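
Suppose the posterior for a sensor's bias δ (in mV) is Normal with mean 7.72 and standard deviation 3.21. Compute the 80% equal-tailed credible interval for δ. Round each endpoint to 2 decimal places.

The posterior is symmetric, so the 80% equal-tailed interval is δ = 7.72 ± z·3.21 with z = 1.282.
Half-width: 1.282 × 3.21 = 4.11.
7.72 − 4.11 = 3.61; 7.72 + 4.11 = 11.83.

[3.61, 11.83]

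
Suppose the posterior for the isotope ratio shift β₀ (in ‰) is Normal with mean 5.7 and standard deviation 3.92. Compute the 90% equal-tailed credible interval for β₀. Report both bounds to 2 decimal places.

[-0.75, 12.15]

The posterior is symmetric, so the 90% equal-tailed interval is β₀ = 5.7 ± z·3.92 with z = 1.645.
Half-width: 1.645 × 3.92 = 6.45.
5.7 − 6.45 = -0.75; 5.7 + 6.45 = 12.15.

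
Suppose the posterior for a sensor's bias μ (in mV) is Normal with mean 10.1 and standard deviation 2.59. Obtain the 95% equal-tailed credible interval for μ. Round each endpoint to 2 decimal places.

The posterior is symmetric, so the 95% equal-tailed interval is μ = 10.1 ± z·2.59 with z = 1.960.
Half-width: 1.960 × 2.59 = 5.08.
10.1 − 5.08 = 5.02; 10.1 + 5.08 = 15.18.

[5.02, 15.18]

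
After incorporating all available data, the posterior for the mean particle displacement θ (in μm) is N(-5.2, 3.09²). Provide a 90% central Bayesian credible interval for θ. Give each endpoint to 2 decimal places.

[-10.28, -0.12]

The posterior is symmetric, so the 90% equal-tailed interval is θ = -5.2 ± z·3.09 with z = 1.645.
Half-width: 1.645 × 3.09 = 5.08.
-5.2 − 5.08 = -10.28; -5.2 + 5.08 = -0.12.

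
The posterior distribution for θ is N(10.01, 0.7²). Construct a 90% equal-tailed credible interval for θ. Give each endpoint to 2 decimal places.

The posterior is symmetric, so the 90% equal-tailed interval is θ = 10.01 ± z·0.7 with z = 1.645.
Half-width: 1.645 × 0.7 = 1.15.
10.01 − 1.15 = 8.86; 10.01 + 1.15 = 11.16.

[8.86, 11.16]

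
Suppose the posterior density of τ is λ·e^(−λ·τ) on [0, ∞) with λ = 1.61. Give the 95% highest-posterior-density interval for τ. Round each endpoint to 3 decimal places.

The exponential density is strictly decreasing on [0, ∞), so the HPD interval is anchored at 0: [0, q] with P(τ ≤ q) = 0.95.
q = −ln(1 − 0.95) / 1.61 = 2.9957 / 1.61 = 1.861.

[0.000, 1.861]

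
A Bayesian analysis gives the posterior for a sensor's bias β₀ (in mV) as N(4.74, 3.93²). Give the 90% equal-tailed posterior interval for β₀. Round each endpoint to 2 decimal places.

The posterior is symmetric, so the 90% equal-tailed interval is β₀ = 4.74 ± z·3.93 with z = 1.645.
Half-width: 1.645 × 3.93 = 6.46.
4.74 − 6.46 = -1.72; 4.74 + 6.46 = 11.20.

[-1.72, 11.20]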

__Task requirements__
Repeat all entries. Match them exactly.

__Reply__
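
Suppose the posterior for a sensor's bias δ (in mV) is Normal with mean 7.72 and standard deviation 3.21. Compute the 80% equal-tailed credible interval for δ. Round each endpoint to 2 decimal places.

The posterior is symmetric, so the 80% equal-tailed interval is δ = 7.72 ± z·3.21 with z = 1.282.
Half-width: 1.282 × 3.21 = 4.11.
7.72 − 4.11 = 3.61; 7.72 + 4.11 = 11.83.

[3.61, 11.83]

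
Suppose the posterior for the isotope ratio shift β₀ (in ‰) is Normal with mean 5.7 and standard deviation 3.92. Compute the 90% equal-tailed credible interval for β₀. Report both bounds to 2 decimal places.

[-0.75, 12.15]

The posterior is symmetric, so the 90% equal-tailed interval is β₀ = 5.7 ± z·3.92 with z = 1.645.
Half-width: 1.645 × 3.92 = 6.45.
5.7 − 6.45 = -0.75; 5.7 + 6.45 = 12.15.

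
Suppose the posterior for a sensor's bias μ (in mV) is Normal with mean 10.1 and standard deviation 2.59. Obtain the 95% equal-tailed credible interval for μ. Round each endpoint to 2 decimal places.

The posterior is symmetric, so the 95% equal-tailed interval is μ = 10.1 ± z·2.59 with z = 1.960.
Half-width: 1.960 × 2.59 = 5.08.
10.1 − 5.08 = 5.02; 10.1 + 5.08 = 15.18.

[5.02, 15.18]

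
After incorporating all available data, the posterior for the mean particle displacement θ (in μm) is N(-5.2, 3.09²). Provide a 90% central Bayesian credible interval for θ. Give each endpoint to 2 decimal places.

[-10.28, -0.12]

The posterior is symmetric, so the 90% equal-tailed interval is θ = -5.2 ± z·3.09 with z = 1.645.
Half-width: 1.645 × 3.09 = 5.08.
-5.2 − 5.08 = -10.28; -5.2 + 5.08 = -0.12.

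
The posterior distribution for θ is N(10.01, 0.7²). Construct a 90% equal-tailed credible interval for θ. Give each endpoint to 2 decimal places.

The posterior is symmetric, so the 90% equal-tailed interval is θ = 10.01 ± z·0.7 with z = 1.645.
Half-width: 1.645 × 0.7 = 1.15.
10.01 − 1.15 = 8.86; 10.01 + 1.15 = 11.16.

[8.86, 11.16]

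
Suppose the posterior density of τ is λ·e^(−λ·τ) on [0, ∞) with λ = 1.61. Give the 95% highest-posterior-density interval for τ. Round each endpoint to 3 decimal places.

The exponential density is strictly decreasing on [0, ∞), so the HPD interval is anchored at 0: [0, q] with P(τ ≤ q) = 0.95.
q = −ln(1 − 0.95) / 1.61 = 2.9957 / 1.61 = 1.861.

[0.000, 1.861]

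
A Bayesian analysis gives the posterior for a sensor's bias β₀ (in mV) as N(4.74, 3.93²). Give the 90% equal-tailed posterior interval for β₀. Round each endpoint to 2 decimal places.

The posterior is symmetric, so the 90% equal-tailed interval is β₀ = 4.74 ± z·3.93 with z = 1.645.
Half-width: 1.645 × 3.93 = 6.46.
4.74 − 6.46 = -1.72; 4.74 + 6.46 = 11.20.

[-1.72, 11.20]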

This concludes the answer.